**WHAT YOU WILL DO**: From the listing below, copy each line where "flatten" occurs.

**RECORDS FOR THE TASK**:
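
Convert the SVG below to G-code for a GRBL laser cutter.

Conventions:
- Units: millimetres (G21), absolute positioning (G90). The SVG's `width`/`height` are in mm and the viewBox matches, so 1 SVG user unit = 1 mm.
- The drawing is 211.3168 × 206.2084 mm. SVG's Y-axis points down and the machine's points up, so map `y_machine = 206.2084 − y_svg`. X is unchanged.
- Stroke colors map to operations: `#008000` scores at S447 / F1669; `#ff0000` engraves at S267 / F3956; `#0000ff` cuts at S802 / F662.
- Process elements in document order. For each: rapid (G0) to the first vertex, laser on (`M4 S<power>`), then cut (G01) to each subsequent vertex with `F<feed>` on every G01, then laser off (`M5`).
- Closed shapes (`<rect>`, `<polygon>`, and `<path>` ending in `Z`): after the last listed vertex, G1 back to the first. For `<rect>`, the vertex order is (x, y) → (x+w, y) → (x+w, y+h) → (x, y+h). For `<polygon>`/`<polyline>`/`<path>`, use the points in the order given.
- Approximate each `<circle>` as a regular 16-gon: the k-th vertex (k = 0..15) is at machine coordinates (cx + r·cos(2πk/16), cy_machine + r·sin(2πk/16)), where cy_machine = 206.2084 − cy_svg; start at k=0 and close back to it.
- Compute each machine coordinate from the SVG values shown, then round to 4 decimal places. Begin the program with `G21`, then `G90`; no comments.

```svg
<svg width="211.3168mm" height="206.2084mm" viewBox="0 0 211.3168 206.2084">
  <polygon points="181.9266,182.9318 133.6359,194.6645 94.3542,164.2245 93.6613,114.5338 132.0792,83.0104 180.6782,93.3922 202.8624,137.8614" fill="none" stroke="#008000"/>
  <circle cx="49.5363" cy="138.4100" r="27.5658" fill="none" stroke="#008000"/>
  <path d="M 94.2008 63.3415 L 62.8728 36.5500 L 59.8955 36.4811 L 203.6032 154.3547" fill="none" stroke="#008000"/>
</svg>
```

G21
G90
G0 X181.9266 Y23.2766
M4 S447
G01 X133.6359 Y11.5439 F1669
G01 X94.3542 Y41.9839 F1669
G01 X93.6613 Y91.6746 F1669
G01 X132.0792 Y123.1980 F1669
G01 X180.6782 Y112.8162 F1669
G01 X202.8624 Y68.3470 F1669
G01 X181.9266 Y23.2766 F1669
M5
G0 X77.1021 Y67.7984
M4 S447
G01 X75.0038 Y78.3474 F1669
G01 X69.0283 Y87.2904 F1669
G01 X60.0853 Y93.2659 F1669
G01 X49.5363 Y95.3642 F1669
G01 X38.9873 Y93.2659 F1669
G01 X30.0443 Y87.2904 F1669
G01 X24.0688 Y78.3474 F1669
G01 X21.9705 Y67.7984 F1669
G01 X24.0688 Y57.2494 F1669
G01 X30.0443 Y48.3064 F1669
G01 X38.9873 Y42.3309 F1669
G01 X49.5363 Y40.2326 F1669
G01 X60.0853 Y42.3309 F1669
G01 X69.0283 Y48.3064 F1669
G01 X75.0038 Y57.2494 F1669
G01 X77.1021 Y67.7984 F1669
M5
G0 X94.2008 Y142.8669
M4 S447
G01 X62.8728 Y169.6584 F1669
G01 X59.8955 Y169.7273 F1669
G01 X203.6032 Y51.8537 F1669
M5

1 u = 1 mm; y_m = 206.2084 − y.

[1] `<polygon>` regular polygon, #008000→score S447 F1669: (181.9266,23.2766) → (133.6359,11.5439) → (94.3542,41.9839) → (93.6613,91.6746) → (132.0792,123.1980) → (180.6782,112.8162) → (202.8624,68.3470) → (181.9266,23.2766) (closed)

[2] `<circle>` circle, #008000→score S447 F1669: (77.1021,67.7984) → (75.0038,78.3474) → (69.0283,87.2904) → (60.0853,93.2659) → (49.5363,95.3642) → (38.9873,93.2659) → (30.0443,87.2904) → (24.0688,78.3474) → (21.9705,67.7984) → (24.0688,57.2494) → (30.0443,48.3064) → (38.9873,42.3309) → (49.5363,40.2326) → (60.0853,42.3309) → (69.0283,48.3064) → (75.0038,57.2494) → (77.1021,67.7984) (closed)

[3] `<path>` open polyline, #008000→score S447 F1669: (94.2008,142.8669) → (62.8728,169.6584) → (59.8955,169.7273) → (203.6032,51.8537)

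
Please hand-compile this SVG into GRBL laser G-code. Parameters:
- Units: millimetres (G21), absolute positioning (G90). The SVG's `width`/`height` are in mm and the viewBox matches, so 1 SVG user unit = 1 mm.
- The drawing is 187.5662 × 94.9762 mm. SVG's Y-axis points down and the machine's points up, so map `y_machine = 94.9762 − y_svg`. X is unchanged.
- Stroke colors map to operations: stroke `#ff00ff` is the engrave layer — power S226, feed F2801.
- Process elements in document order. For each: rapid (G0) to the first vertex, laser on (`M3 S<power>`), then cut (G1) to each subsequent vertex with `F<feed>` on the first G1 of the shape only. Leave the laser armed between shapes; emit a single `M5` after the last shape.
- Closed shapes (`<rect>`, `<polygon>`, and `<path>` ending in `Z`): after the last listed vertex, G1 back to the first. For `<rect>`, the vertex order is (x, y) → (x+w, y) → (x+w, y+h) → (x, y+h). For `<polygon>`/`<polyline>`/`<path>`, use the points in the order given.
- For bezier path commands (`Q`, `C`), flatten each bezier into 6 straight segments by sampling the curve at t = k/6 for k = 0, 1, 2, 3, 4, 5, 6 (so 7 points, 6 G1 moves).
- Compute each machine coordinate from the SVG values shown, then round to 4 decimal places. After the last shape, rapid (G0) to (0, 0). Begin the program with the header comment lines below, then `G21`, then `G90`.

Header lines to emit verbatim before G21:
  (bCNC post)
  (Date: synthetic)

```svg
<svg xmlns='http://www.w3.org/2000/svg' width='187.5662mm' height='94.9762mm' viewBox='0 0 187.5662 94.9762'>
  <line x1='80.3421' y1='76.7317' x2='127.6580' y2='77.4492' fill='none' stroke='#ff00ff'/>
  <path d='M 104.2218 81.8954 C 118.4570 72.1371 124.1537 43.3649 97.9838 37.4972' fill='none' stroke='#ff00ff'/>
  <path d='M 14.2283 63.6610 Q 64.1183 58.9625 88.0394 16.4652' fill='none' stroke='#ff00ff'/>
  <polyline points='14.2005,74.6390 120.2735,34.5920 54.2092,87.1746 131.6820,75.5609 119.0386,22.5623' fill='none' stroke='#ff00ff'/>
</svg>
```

(bCNC post)
(Date: synthetic)
G21
G90
G0 X80.3421 Y18.2445
M3 S226
G1 X127.6580 Y17.5270 F2801
G0 X104.2218 Y13.0808
M3 S226
G1 X110.5199 Y19.3504 F2801
G1 X114.7468 Y27.6245
G1 X116.2547 Y36.7389
G1 X114.3955 Y45.5290
G1 X108.5212 Y52.8305
G1 X97.9838 Y57.4790
G0 X14.2283 Y31.3152
M3 S226
G1 X30.1369 Y33.9313 F2801
G1 X44.6029 Y38.6474
G1 X57.6261 Y45.4634
G1 X69.2066 Y54.3793
G1 X79.3443 Y65.3952
G1 X88.0394 Y78.5110
G0 X14.2005 Y20.3372
M3 S226
G1 X120.2735 Y60.3842 F2801
G1 X54.2092 Y7.8016
G1 X131.6820 Y19.4153
G1 X119.0386 Y72.4139
M5
G0 X0.0000 Y0.0000

viewBox `0 0 187.5662 94.9762` with mm width/height → 1 unit = 1 mm. Flip: y_m = 94.9762 − y_svg.

**Shape 1** — `<line>` line segment, stroke `#ff00ff` → engrave (S226, F2801). Machine vertices: (80.3421,18.2445) → (127.6580,17.5270). Open path.

**Shape 2** — `<path>` cubic bezier, stroke `#ff00ff` → engrave (S226, F2801). Control points (SVG): P0=(104.2218,81.8954), P1=(118.4570,72.1371), P2=(124.1537,43.3649), P3=(97.9838,37.4972); sampled at t=k/6. Machine vertices: (104.2218,13.0808) → (110.5199,19.3504) → (114.7468,27.6245) → (116.2547,36.7389) → (114.3955,45.5290) → (108.5212,52.8305) → (97.9838,57.4790). Open path.

**Shape 3** — `<path>` quadratic bezier, stroke `#ff00ff` → engrave (S226, F2801). Control points (SVG): P0=(14.2283,63.6610), P1=(64.1183,58.9625), P2=(88.0394,16.4652); sampled at t=k/6. Machine vertices: (14.2283,31.3152) → (30.1369,33.9313) → (44.6029,38.6474) → (57.6261,45.4634) → (69.2066,54.3793) → (79.3443,65.3952) → (88.0394,78.5110). Open path.

**Shape 4** — `<polyline>` open polyline, stroke `#ff00ff` → engrave (S226, F2801). Machine vertices: (14.2005,20.3372) → (120.2735,60.3842) → (54.2092,7.8016) → (131.6820,19.4153) → (119.0386,72.4139). Open path.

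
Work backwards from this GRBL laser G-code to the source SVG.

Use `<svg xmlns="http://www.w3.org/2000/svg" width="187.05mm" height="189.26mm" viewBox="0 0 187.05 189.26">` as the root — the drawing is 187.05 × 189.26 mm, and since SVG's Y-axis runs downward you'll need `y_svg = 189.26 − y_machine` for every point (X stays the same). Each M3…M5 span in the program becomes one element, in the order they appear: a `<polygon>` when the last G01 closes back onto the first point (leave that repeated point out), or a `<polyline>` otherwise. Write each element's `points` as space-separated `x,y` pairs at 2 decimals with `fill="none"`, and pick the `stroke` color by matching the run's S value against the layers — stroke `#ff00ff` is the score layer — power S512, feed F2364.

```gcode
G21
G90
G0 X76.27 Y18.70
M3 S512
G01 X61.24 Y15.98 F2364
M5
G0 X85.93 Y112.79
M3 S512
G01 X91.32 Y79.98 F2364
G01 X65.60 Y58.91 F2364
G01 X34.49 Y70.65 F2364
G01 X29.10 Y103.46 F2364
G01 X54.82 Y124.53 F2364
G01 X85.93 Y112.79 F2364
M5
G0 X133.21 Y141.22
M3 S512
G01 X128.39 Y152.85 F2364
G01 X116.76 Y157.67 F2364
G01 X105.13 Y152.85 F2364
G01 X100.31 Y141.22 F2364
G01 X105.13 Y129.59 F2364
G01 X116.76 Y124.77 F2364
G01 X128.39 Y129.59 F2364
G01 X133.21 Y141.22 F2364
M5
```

Each laser-on run becomes one SVG element. Flip Y back into SVG space with y_svg = 189.26 − y_machine. Every run uses S512, so all elements get stroke `#ff00ff` (score).

Run 1: The run is open, so emit a `<polyline>` with points (Y-flipped): 76.27,170.56 61.24,173.28.

Run 2: The run returns to its start, so emit a `<polygon>` with points (Y-flipped): 85.93,76.47 91.32,109.28 65.60,130.35 34.49,118.61 29.10,85.80 54.82,64.73.

Run 3: The run returns to its start, so emit a `<polygon>` with points (Y-flipped): 133.21,48.04 128.39,36.41 116.76,31.59 105.13,36.41 100.31,48.04 105.13,59.67 116.76,64.49 128.39,59.67.

<svg xmlns="http://www.w3.org/2000/svg" width="187.05mm" height="189.26mm" viewBox="0 0 187.05 189.26">
  <polyline points="76.27,170.56 61.24,173.28" fill="none" stroke="#ff00ff"/>
  <polygon points="85.93,76.47 91.32,109.28 65.60,130.35 34.49,118.61 29.10,85.80 54.82,64.73" fill="none" stroke="#ff00ff"/>
  <polygon points="133.21,48.04 128.39,36.41 116.76,31.59 105.13,36.41 100.31,48.04 105.13,59.67 116.76,64.49 128.39,59.67" fill="none" stroke="#ff00ff"/>
</svg>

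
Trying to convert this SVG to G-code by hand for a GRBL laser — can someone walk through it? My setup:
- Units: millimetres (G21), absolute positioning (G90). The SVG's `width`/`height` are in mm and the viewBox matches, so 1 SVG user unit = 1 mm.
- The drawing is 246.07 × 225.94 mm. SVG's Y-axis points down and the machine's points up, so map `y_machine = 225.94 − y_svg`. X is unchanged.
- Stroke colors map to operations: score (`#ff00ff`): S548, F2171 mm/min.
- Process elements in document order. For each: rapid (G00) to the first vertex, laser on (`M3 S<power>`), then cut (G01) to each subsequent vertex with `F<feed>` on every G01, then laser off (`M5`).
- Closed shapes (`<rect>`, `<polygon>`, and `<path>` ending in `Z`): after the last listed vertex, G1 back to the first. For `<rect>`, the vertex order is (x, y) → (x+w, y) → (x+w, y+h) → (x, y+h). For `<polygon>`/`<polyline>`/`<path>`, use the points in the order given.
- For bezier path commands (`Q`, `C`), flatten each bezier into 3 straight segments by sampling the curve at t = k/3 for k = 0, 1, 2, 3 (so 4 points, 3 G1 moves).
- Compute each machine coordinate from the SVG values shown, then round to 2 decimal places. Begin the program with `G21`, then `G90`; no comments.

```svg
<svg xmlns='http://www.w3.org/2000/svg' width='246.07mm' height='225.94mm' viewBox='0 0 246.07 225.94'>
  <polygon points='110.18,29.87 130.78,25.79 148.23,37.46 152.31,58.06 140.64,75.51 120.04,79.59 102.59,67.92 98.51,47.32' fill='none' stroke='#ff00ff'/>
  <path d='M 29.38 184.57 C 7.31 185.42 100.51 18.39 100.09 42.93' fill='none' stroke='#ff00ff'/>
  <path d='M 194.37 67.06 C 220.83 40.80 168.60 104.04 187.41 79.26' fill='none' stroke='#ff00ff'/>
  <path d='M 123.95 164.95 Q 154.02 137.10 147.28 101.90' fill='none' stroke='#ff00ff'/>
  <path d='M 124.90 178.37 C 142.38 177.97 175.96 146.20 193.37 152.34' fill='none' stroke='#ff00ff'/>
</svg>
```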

**RESPONSE AREA**:
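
- For bezier path commands (`Q`, `C`), flatten each bezier into 6 straight segments by sampling the curve at t = k/6 for k = 0, 1, 2, 3, 4, 5, 6 (so 7 points, 6 G1 moves).
- For bezier path commands (`Q`, `C`), flatten each bezier into 3 straight segments by sampling the curve at t = k/3 for k = 0, 1, 2, 3 (so 4 points, 3 G1 moves).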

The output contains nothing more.